[Task to carry out] Every line of the data must be retyped exactly as it stands.

[Data to use]
^^^^^^^^

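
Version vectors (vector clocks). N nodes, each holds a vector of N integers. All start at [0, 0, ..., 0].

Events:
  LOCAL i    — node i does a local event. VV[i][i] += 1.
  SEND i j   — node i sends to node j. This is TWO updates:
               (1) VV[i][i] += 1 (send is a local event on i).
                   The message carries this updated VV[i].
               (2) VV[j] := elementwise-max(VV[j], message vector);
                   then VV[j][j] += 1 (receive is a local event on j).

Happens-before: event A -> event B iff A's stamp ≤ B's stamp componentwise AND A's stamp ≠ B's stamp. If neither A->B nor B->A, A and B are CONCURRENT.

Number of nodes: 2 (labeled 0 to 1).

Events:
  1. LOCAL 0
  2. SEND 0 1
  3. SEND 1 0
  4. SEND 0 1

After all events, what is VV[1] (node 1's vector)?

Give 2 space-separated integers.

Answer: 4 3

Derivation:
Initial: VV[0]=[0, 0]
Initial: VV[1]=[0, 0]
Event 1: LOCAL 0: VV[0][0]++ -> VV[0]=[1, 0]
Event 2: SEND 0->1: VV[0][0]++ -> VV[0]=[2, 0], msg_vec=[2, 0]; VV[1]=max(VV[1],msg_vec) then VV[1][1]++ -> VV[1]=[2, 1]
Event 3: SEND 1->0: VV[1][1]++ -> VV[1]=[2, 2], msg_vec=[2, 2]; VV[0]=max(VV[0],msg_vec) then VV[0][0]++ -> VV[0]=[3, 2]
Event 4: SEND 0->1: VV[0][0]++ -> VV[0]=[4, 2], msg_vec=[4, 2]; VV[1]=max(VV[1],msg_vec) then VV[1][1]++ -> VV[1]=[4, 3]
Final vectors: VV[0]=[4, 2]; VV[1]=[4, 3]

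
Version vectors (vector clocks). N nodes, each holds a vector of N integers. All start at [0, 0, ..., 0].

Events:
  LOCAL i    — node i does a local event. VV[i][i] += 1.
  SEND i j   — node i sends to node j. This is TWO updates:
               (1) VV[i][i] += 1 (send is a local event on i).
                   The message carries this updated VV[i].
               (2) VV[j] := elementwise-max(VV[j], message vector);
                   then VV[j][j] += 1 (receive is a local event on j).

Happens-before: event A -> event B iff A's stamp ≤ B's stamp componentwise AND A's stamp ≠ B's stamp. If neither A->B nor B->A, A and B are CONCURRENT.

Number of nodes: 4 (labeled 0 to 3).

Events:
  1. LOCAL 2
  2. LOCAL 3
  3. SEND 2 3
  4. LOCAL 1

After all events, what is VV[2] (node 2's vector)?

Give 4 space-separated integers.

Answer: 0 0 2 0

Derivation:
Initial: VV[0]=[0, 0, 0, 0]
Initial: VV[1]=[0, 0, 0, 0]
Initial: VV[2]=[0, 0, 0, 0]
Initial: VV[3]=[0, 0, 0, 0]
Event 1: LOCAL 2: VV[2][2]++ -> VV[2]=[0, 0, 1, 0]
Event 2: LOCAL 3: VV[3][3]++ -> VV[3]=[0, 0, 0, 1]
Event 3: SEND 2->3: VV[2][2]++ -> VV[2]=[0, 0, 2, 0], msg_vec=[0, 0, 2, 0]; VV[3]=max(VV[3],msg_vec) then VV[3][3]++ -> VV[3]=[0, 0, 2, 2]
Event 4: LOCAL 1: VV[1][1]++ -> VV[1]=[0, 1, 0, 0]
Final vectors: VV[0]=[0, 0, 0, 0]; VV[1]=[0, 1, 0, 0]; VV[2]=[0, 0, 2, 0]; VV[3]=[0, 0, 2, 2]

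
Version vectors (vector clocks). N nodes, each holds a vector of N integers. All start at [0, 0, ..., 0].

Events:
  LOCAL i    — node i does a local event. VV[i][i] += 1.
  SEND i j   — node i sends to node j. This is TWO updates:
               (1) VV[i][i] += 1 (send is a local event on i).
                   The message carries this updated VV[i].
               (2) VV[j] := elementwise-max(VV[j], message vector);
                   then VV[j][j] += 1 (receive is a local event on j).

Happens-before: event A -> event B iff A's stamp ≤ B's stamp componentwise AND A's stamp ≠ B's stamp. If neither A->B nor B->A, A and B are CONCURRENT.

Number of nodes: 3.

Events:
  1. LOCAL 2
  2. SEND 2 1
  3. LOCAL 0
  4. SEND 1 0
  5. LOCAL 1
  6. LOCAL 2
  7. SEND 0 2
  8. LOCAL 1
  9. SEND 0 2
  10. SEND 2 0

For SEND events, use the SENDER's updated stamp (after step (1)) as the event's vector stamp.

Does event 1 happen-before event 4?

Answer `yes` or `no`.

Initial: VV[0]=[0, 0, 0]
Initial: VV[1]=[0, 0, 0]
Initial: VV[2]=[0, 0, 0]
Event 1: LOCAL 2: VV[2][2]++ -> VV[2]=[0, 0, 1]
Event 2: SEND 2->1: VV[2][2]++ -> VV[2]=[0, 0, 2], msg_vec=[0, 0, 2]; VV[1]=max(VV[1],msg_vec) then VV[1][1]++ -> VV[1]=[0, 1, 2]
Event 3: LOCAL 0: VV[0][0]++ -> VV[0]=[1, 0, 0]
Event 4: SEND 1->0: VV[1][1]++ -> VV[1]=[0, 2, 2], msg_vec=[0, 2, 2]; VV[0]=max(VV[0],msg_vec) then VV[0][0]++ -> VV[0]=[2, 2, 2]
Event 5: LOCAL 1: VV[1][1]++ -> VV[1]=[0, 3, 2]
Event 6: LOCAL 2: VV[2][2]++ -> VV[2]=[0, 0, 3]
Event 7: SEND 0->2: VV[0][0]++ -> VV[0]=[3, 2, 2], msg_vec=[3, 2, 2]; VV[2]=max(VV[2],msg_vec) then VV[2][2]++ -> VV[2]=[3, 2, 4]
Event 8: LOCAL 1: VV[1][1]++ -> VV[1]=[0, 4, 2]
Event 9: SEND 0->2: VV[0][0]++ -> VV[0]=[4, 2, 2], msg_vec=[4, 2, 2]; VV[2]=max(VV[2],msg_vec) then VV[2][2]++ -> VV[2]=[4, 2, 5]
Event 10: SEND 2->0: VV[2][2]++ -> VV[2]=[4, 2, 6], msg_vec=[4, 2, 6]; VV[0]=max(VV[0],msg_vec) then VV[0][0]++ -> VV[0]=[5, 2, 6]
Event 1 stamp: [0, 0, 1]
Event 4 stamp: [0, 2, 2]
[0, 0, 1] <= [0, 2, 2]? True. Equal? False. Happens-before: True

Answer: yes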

^^^^^^^^

[Exercise answer]
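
Version vectors (vector clocks). N nodes, each holds a vector of N integers. All start at [0, 0, ..., 0].

Events:
  LOCAL i    — node i does a local event. VV[i][i] += 1.
  SEND i j   — node i sends to node j. This is TWO updates:
               (1) VV[i][i] += 1 (send is a local event on i).
                   The message carries this updated VV[i].
               (2) VV[j] := elementwise-max(VV[j], message vector);
                   then VV[j][j] += 1 (receive is a local event on j).

Happens-before: event A -> event B iff A's stamp ≤ B's stamp componentwise AND A's stamp ≠ B's stamp. If neither A->B nor B->A, A and B are CONCURRENT.

Number of nodes: 2 (labeled 0 to 1).

Events:
  1. LOCAL 0
  2. SEND 0 1
  3. SEND 1 0
  4. SEND 0 1

After all events, what is VV[1] (node 1's vector)?

Give 2 space-separated integers.

Answer: 4 3

Derivation:
Initial: VV[0]=[0, 0]
Initial: VV[1]=[0, 0]
Event 1: LOCAL 0: VV[0][0]++ -> VV[0]=[1, 0]
Event 2: SEND 0->1: VV[0][0]++ -> VV[0]=[2, 0], msg_vec=[2, 0]; VV[1]=max(VV[1],msg_vec) then VV[1][1]++ -> VV[1]=[2, 1]
Event 3: SEND 1->0: VV[1][1]++ -> VV[1]=[2, 2], msg_vec=[2, 2]; VV[0]=max(VV[0],msg_vec) then VV[0][0]++ -> VV[0]=[3, 2]
Event 4: SEND 0->1: VV[0][0]++ -> VV[0]=[4, 2], msg_vec=[4, 2]; VV[1]=max(VV[1],msg_vec) then VV[1][1]++ -> VV[1]=[4, 3]
Final vectors: VV[0]=[4, 2]; VV[1]=[4, 3]

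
Version vectors (vector clocks). N nodes, each holds a vector of N integers. All start at [0, 0, ..., 0].

Events:
  LOCAL i    — node i does a local event. VV[i][i] += 1.
  SEND i j   — node i sends to node j. This is TWO updates:
               (1) VV[i][i] += 1 (send is a local event on i).
                   The message carries this updated VV[i].
               (2) VV[j] := elementwise-max(VV[j], message vector);
                   then VV[j][j] += 1 (receive is a local event on j).

Happens-before: event A -> event B iff A's stamp ≤ B's stamp componentwise AND A's stamp ≠ B's stamp. If neither A->B nor B->A, A and B are CONCURRENT.

Number of nodes: 4 (labeled 0 to 3).

Events:
  1. LOCAL 2
  2. LOCAL 3
  3. SEND 2 3
  4. LOCAL 1

After all events, what is VV[2] (node 2's vector)?

Give 4 space-separated integers.

Answer: 0 0 2 0

Derivation:
Initial: VV[0]=[0, 0, 0, 0]
Initial: VV[1]=[0, 0, 0, 0]
Initial: VV[2]=[0, 0, 0, 0]
Initial: VV[3]=[0, 0, 0, 0]
Event 1: LOCAL 2: VV[2][2]++ -> VV[2]=[0, 0, 1, 0]
Event 2: LOCAL 3: VV[3][3]++ -> VV[3]=[0, 0, 0, 1]
Event 3: SEND 2->3: VV[2][2]++ -> VV[2]=[0, 0, 2, 0], msg_vec=[0, 0, 2, 0]; VV[3]=max(VV[3],msg_vec) then VV[3][3]++ -> VV[3]=[0, 0, 2, 2]
Event 4: LOCAL 1: VV[1][1]++ -> VV[1]=[0, 1, 0, 0]
Final vectors: VV[0]=[0, 0, 0, 0]; VV[1]=[0, 1, 0, 0]; VV[2]=[0, 0, 2, 0]; VV[3]=[0, 0, 2, 2]

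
Version vectors (vector clocks). N nodes, each holds a vector of N integers. All start at [0, 0, ..., 0].

Events:
  LOCAL i    — node i does a local event. VV[i][i] += 1.
  SEND i j   — node i sends to node j. This is TWO updates:
               (1) VV[i][i] += 1 (send is a local event on i).
                   The message carries this updated VV[i].
               (2) VV[j] := elementwise-max(VV[j], message vector);
                   then VV[j][j] += 1 (receive is a local event on j).

Happens-before: event A -> event B iff A's stamp ≤ B's stamp componentwise AND A's stamp ≠ B's stamp. If neither A->B nor B->A, A and B are CONCURRENT.

Number of nodes: 3.

Events:
  1. LOCAL 2
  2. SEND 2 1
  3. LOCAL 0
  4. SEND 1 0
  5. LOCAL 1
  6. LOCAL 2
  7. SEND 0 2
  8. LOCAL 1
  9. SEND 0 2
  10. SEND 2 0

For SEND events, use the SENDER's updated stamp (after step (1)) as the event's vector stamp.

Does event 1 happen-before event 4?

Answer `yes` or `no`.

Initial: VV[0]=[0, 0, 0]
Initial: VV[1]=[0, 0, 0]
Initial: VV[2]=[0, 0, 0]
Event 1: LOCAL 2: VV[2][2]++ -> VV[2]=[0, 0, 1]
Event 2: SEND 2->1: VV[2][2]++ -> VV[2]=[0, 0, 2], msg_vec=[0, 0, 2]; VV[1]=max(VV[1],msg_vec) then VV[1][1]++ -> VV[1]=[0, 1, 2]
Event 3: LOCAL 0: VV[0][0]++ -> VV[0]=[1, 0, 0]
Event 4: SEND 1->0: VV[1][1]++ -> VV[1]=[0, 2, 2], msg_vec=[0, 2, 2]; VV[0]=max(VV[0],msg_vec) then VV[0][0]++ -> VV[0]=[2, 2, 2]
Event 5: LOCAL 1: VV[1][1]++ -> VV[1]=[0, 3, 2]
Event 6: LOCAL 2: VV[2][2]++ -> VV[2]=[0, 0, 3]
Event 7: SEND 0->2: VV[0][0]++ -> VV[0]=[3, 2, 2], msg_vec=[3, 2, 2]; VV[2]=max(VV[2],msg_vec) then VV[2][2]++ -> VV[2]=[3, 2, 4]
Event 8: LOCAL 1: VV[1][1]++ -> VV[1]=[0, 4, 2]
Event 9: SEND 0->2: VV[0][0]++ -> VV[0]=[4, 2, 2], msg_vec=[4, 2, 2]; VV[2]=max(VV[2],msg_vec) then VV[2][2]++ -> VV[2]=[4, 2, 5]
Event 10: SEND 2->0: VV[2][2]++ -> VV[2]=[4, 2, 6], msg_vec=[4, 2, 6]; VV[0]=max(VV[0],msg_vec) then VV[0][0]++ -> VV[0]=[5, 2, 6]
Event 1 stamp: [0, 0, 1]
Event 4 stamp: [0, 2, 2]
[0, 0, 1] <= [0, 2, 2]? True. Equal? False. Happens-before: True

Answer: yes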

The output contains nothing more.